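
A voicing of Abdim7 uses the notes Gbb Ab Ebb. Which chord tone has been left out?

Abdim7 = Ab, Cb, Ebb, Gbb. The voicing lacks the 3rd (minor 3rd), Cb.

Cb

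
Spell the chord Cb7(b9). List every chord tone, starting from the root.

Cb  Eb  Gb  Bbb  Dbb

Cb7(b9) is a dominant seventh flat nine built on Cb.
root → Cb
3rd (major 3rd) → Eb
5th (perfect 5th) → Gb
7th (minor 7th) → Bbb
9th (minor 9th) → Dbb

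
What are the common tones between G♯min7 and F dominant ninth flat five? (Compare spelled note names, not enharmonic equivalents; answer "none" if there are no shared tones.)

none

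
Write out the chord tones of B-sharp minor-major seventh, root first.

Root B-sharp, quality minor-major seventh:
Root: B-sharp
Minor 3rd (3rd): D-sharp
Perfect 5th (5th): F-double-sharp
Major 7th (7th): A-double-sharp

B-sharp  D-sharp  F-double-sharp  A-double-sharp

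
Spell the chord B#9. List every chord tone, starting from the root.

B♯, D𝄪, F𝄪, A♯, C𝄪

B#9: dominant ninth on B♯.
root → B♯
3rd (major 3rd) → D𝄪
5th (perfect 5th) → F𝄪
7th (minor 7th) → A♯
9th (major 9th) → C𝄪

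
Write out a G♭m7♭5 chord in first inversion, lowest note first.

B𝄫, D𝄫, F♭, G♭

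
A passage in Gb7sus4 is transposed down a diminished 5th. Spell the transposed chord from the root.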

» Task to carry out:
When you reach this point, go back and write out each record above exactly.

» Written response:
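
A voicing of Abdim7 uses the notes Gbb Ab Ebb. Which chord tone has been left out?

Abdim7 = Ab, Cb, Ebb, Gbb. The voicing lacks the 3rd (minor 3rd), Cb.

Cb

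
Spell the chord Cb7(b9). List every chord tone, starting from the root.

Cb  Eb  Gb  Bbb  Dbb

Cb7(b9) is a dominant seventh flat nine built on Cb.
root → Cb
3rd (major 3rd) → Eb
5th (perfect 5th) → Gb
7th (minor 7th) → Bbb
9th (minor 9th) → Dbb

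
What are the common tones between G♯min7 and F dominant ninth flat five? (Compare spelled note names, not enharmonic equivalents; answer "none" if there are no shared tones.)

none

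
Write out the chord tones of B-sharp minor-major seventh, root first.

Root B-sharp, quality minor-major seventh:
Root: B-sharp
Minor 3rd (3rd): D-sharp
Perfect 5th (5th): F-double-sharp
Major 7th (7th): A-double-sharp

B-sharp  D-sharp  F-double-sharp  A-double-sharp

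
Spell the chord B#9. List every chord tone, starting from the root.

B♯, D𝄪, F𝄪, A♯, C𝄪

B#9: dominant ninth on B♯.
root → B♯
3rd (major 3rd) → D𝄪
5th (perfect 5th) → F𝄪
7th (minor 7th) → A♯
9th (major 9th) → C𝄪

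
Write out a G♭m7♭5 chord in first inversion, lowest note first.

B𝄫, D𝄫, F♭, G♭

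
A passage in Gb7sus4 is transposed down a diminished 5th. Spell the transposed chord from the root.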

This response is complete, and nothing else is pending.